Return every record exactly as it appears. Leave nothing out.

== EXERCISE DATA ==
^^^^^^^^

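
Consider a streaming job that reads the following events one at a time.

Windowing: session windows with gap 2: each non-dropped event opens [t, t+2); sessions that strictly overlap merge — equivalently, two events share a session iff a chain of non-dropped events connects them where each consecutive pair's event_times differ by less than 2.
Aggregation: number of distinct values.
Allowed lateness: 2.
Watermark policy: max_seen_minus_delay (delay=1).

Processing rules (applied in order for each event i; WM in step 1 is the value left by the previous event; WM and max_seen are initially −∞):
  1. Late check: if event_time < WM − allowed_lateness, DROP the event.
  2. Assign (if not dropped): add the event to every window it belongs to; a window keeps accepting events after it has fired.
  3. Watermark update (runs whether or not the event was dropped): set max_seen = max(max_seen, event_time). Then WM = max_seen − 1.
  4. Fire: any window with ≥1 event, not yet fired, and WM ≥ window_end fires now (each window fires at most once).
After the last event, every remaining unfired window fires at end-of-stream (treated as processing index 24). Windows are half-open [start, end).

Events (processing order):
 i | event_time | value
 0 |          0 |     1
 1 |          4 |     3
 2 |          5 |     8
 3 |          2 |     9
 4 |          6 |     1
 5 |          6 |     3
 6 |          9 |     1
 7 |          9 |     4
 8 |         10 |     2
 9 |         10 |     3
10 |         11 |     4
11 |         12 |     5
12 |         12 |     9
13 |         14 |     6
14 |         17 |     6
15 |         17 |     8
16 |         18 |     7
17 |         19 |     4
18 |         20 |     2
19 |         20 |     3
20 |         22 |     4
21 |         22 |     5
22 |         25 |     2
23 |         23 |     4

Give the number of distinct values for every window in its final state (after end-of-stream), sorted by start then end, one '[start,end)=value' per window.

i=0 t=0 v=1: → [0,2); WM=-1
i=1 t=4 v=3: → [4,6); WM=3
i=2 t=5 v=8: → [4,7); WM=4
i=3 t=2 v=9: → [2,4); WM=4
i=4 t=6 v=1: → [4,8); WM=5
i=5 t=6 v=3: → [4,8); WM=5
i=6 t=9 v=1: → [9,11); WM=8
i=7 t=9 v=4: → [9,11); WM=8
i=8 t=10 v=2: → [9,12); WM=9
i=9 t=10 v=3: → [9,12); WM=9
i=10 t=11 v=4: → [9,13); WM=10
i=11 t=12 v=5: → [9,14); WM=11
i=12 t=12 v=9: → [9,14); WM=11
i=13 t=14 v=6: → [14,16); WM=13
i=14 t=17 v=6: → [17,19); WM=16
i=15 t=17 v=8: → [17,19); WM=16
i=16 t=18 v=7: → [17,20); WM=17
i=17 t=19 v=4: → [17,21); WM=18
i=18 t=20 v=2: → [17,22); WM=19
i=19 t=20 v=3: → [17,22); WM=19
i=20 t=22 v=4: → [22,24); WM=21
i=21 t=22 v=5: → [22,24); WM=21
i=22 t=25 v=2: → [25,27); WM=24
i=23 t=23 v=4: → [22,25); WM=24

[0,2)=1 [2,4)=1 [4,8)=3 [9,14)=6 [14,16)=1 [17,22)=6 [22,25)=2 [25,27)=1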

^^^^^^^^

== SOLUTION FOR THIS EXERCISE ==
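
Consider a streaming job that reads the following events one at a time.

Windowing: session windows with gap 2: each non-dropped event opens [t, t+2); sessions that strictly overlap merge — equivalently, two events share a session iff a chain of non-dropped events connects them where each consecutive pair's event_times differ by less than 2.
Aggregation: number of distinct values.
Allowed lateness: 2.
Watermark policy: max_seen_minus_delay (delay=1).

Processing rules (applied in order for each event i; WM in step 1 is the value left by the previous event; WM and max_seen are initially −∞):
  1. Late check: if event_time < WM − allowed_lateness, DROP the event.
  2. Assign (if not dropped): add the event to every window it belongs to; a window keeps accepting events after it has fired.
  3. Watermark update (runs whether or not the event was dropped): set max_seen = max(max_seen, event_time). Then WM = max_seen − 1.
  4. Fire: any window with ≥1 event, not yet fired, and WM ≥ window_end fires now (each window fires at most once).
After the last event, every remaining unfired window fires at end-of-stream (treated as processing index 24). Windows are half-open [start, end).

Events (processing order):
 i | event_time | value
 0 |          0 |     1
 1 |          4 |     3
 2 |          5 |     8
 3 |          2 |     9
 4 |          6 |     1
 5 |          6 |     3
 6 |          9 |     1
 7 |          9 |     4
 8 |         10 |     2
 9 |         10 |     3
10 |         11 |     4
11 |         12 |     5
12 |         12 |     9
13 |         14 |     6
14 |         17 |     6
15 |         17 |     8
16 |         18 |     7
17 |         19 |     4
18 |         20 |     2
19 |         20 |     3
20 |         22 |     4
21 |         22 |     5
22 |         25 |     2
23 |         23 |     4

Give the number of distinct values for every window in its final state (after end-of-stream), sorted by start then end, one '[start,end)=value' per window.

i=0 t=0 v=1: → [0,2); WM=-1
i=1 t=4 v=3: → [4,6); WM=3
i=2 t=5 v=8: → [4,7); WM=4
i=3 t=2 v=9: → [2,4); WM=4
i=4 t=6 v=1: → [4,8); WM=5
i=5 t=6 v=3: → [4,8); WM=5
i=6 t=9 v=1: → [9,11); WM=8
i=7 t=9 v=4: → [9,11); WM=8
i=8 t=10 v=2: → [9,12); WM=9
i=9 t=10 v=3: → [9,12); WM=9
i=10 t=11 v=4: → [9,13); WM=10
i=11 t=12 v=5: → [9,14); WM=11
i=12 t=12 v=9: → [9,14); WM=11
i=13 t=14 v=6: → [14,16); WM=13
i=14 t=17 v=6: → [17,19); WM=16
i=15 t=17 v=8: → [17,19); WM=16
i=16 t=18 v=7: → [17,20); WM=17
i=17 t=19 v=4: → [17,21); WM=18
i=18 t=20 v=2: → [17,22); WM=19
i=19 t=20 v=3: → [17,22); WM=19
i=20 t=22 v=4: → [22,24); WM=21
i=21 t=22 v=5: → [22,24); WM=21
i=22 t=25 v=2: → [25,27); WM=24
i=23 t=23 v=4: → [22,25); WM=24

[0,2)=1 [2,4)=1 [4,8)=3 [9,14)=6 [14,16)=1 [17,22)=6 [22,25)=2 [25,27)=1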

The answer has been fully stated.